Stored data entries

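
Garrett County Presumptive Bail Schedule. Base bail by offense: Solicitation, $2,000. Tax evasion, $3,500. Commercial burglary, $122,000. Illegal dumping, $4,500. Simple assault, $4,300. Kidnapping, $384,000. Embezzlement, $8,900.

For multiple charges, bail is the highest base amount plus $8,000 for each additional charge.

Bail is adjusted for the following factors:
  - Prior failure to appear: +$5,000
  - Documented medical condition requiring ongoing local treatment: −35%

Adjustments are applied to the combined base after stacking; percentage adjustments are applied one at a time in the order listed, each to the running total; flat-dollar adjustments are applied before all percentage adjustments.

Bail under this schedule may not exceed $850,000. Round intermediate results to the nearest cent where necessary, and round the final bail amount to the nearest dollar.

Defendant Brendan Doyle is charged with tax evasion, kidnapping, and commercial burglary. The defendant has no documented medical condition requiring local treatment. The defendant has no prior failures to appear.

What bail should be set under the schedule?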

Exercise instructions: Your answer should be the exact lines above from the one with "For multiple charges, bail" through the one with "Bail under this", both included, and nothing besides.

Expected answer:
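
For multiple charges, bail is the highest base amount plus $8,000 for each additional charge.

Bail is adjusted for the following factors:
  - Prior failure to appear: +$5,000
  - Documented medical condition requiring ongoing local treatment: −35%

Adjustments are applied to the combined base after stacking; percentage adjustments are applied one at a time in the order listed, each to the running total; flat-dollar adjustments are applied before all percentage adjustments.

Bail under this schedule may not exceed $850,000. Round intermediate results to the nearest cent where necessary, and round the final bail amount to the nearest dollar.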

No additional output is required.